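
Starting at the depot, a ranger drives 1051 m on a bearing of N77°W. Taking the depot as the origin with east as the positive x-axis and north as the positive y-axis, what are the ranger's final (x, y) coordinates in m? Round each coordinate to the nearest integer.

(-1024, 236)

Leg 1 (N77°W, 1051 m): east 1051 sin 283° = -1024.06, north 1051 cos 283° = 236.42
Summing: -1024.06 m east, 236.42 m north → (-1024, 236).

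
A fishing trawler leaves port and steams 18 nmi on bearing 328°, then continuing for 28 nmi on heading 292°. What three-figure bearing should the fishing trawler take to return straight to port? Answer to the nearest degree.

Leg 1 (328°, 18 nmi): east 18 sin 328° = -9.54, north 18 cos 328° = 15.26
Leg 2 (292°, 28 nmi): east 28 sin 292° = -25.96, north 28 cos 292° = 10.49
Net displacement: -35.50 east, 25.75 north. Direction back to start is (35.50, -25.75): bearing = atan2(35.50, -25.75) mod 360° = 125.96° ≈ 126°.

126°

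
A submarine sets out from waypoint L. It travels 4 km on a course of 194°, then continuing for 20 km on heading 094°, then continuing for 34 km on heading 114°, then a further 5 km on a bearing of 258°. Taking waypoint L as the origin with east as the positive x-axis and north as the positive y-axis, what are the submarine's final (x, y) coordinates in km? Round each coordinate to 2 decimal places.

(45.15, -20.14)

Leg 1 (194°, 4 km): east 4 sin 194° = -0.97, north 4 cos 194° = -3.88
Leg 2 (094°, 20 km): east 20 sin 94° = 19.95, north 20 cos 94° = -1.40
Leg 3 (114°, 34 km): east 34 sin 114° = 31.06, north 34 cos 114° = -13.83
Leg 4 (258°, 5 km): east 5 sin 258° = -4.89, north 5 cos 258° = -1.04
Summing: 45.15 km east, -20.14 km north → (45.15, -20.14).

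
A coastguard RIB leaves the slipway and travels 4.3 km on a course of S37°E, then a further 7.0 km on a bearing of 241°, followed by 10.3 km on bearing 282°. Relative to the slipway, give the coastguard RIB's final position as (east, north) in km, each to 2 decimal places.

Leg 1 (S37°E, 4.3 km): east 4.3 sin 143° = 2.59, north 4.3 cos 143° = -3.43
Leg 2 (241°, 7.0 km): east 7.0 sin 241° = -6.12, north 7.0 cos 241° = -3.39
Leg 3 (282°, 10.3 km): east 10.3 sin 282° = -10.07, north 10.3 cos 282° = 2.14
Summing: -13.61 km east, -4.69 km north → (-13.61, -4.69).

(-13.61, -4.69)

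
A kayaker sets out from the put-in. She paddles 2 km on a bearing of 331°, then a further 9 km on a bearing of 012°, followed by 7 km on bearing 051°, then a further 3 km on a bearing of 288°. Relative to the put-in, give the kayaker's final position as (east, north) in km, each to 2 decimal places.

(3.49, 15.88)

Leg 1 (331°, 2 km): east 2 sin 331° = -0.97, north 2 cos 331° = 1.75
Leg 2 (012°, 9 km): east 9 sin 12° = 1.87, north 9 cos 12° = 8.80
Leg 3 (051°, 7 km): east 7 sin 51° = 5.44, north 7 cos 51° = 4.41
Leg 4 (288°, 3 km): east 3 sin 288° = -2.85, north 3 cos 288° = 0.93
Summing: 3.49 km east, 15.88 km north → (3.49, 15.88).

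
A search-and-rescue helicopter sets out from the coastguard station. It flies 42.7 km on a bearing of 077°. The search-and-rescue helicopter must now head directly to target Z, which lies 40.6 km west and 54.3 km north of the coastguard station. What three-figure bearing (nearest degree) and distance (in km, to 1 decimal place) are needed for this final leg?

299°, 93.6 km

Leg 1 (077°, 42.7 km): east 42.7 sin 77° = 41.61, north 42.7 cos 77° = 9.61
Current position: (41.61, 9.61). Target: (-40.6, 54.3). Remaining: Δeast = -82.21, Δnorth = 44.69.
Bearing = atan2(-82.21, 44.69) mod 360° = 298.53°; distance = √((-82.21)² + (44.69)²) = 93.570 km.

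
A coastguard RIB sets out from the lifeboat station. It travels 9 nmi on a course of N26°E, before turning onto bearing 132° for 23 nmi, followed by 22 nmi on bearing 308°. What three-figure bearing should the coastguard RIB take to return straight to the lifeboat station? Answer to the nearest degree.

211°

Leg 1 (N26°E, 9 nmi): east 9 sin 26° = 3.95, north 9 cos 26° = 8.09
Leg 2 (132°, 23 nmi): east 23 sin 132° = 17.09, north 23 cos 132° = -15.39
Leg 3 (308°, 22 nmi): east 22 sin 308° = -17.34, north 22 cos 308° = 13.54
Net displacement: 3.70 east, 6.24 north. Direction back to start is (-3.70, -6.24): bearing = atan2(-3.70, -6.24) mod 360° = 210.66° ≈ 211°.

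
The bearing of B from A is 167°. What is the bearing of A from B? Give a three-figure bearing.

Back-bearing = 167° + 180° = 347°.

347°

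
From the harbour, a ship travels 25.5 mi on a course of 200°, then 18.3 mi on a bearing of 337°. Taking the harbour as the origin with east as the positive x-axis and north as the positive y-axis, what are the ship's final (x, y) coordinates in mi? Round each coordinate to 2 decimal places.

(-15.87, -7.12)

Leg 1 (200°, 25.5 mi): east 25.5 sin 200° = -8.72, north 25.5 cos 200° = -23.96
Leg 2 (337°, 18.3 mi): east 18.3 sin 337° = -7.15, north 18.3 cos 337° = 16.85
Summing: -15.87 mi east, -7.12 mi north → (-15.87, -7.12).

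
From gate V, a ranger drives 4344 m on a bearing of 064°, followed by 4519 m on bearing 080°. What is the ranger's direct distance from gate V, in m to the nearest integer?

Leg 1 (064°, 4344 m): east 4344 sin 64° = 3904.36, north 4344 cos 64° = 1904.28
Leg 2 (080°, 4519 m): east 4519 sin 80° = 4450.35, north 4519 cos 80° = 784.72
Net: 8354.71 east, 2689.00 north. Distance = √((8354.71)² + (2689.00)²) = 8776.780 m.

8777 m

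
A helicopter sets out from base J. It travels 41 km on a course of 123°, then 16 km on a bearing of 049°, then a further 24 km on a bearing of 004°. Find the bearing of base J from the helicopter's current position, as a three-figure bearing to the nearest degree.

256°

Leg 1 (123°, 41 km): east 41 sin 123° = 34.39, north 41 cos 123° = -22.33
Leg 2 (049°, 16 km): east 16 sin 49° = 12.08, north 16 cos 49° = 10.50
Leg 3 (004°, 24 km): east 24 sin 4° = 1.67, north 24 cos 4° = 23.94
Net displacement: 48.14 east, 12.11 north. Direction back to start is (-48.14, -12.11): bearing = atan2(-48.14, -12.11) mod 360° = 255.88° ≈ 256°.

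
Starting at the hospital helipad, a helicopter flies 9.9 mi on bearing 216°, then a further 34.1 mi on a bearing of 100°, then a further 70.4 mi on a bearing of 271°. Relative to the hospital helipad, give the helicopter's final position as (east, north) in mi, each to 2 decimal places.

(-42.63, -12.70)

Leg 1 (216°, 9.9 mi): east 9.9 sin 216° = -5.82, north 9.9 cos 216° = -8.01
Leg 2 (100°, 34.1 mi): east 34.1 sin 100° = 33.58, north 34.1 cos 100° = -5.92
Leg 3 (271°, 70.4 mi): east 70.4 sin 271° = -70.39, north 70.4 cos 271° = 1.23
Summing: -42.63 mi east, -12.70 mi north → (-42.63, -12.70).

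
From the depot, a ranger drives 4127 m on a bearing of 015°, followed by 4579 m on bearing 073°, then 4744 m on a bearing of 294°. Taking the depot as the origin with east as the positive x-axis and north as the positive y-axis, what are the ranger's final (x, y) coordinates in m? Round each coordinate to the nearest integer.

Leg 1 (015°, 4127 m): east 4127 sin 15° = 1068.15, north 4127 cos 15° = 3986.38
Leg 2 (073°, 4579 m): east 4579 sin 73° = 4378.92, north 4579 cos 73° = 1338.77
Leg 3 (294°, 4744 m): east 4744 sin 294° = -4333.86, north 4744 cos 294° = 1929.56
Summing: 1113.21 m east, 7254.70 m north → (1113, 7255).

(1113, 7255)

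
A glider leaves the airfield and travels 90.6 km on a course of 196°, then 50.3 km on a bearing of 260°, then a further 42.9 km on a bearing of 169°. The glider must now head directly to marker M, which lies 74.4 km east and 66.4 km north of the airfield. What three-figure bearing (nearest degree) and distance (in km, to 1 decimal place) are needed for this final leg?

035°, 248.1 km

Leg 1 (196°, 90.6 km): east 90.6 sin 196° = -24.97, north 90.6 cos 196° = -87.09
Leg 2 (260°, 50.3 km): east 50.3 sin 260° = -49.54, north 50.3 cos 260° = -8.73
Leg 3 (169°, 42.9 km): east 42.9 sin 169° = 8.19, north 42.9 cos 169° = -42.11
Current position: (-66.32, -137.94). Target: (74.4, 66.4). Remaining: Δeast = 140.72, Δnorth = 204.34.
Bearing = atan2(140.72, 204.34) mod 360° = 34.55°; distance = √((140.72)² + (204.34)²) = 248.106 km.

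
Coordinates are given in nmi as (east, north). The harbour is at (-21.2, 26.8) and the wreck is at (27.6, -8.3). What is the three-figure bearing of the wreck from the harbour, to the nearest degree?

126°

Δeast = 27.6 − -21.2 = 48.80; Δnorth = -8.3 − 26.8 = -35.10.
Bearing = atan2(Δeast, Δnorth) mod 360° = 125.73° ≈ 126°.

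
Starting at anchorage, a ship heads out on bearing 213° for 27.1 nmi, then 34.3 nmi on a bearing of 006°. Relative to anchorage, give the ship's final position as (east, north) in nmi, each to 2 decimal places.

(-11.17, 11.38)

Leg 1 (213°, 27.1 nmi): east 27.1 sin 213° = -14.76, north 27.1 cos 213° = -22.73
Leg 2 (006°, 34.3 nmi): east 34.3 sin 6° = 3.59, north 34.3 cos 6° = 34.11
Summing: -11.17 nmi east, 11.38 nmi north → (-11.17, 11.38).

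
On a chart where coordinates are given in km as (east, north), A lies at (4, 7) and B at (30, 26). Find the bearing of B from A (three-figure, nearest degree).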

★ ★ ★ ★ ★

Task -
Begin at the line containing "Coordinates are given in nmi" and reproduce every line through the last one in the records above, exactly.

Task result -
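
Coordinates are given in nmi as (east, north). The harbour is at (-21.2, 26.8) and the wreck is at (27.6, -8.3). What is the three-figure bearing of the wreck from the harbour, to the nearest degree?

126°

Δeast = 27.6 − -21.2 = 48.80; Δnorth = -8.3 − 26.8 = -35.10.
Bearing = atan2(Δeast, Δnorth) mod 360° = 125.73° ≈ 126°.

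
Starting at anchorage, a ship heads out on bearing 213° for 27.1 nmi, then 34.3 nmi on a bearing of 006°. Relative to anchorage, give the ship's final position as (east, north) in nmi, each to 2 decimal places.

(-11.17, 11.38)

Leg 1 (213°, 27.1 nmi): east 27.1 sin 213° = -14.76, north 27.1 cos 213° = -22.73
Leg 2 (006°, 34.3 nmi): east 34.3 sin 6° = 3.59, north 34.3 cos 6° = 34.11
Summing: -11.17 nmi east, 11.38 nmi north → (-11.17, 11.38).

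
On a chart where coordinates are given in km as (east, north), A lies at (4, 7) and B at (30, 26). Find the bearing of B from A (three-figure, nearest degree).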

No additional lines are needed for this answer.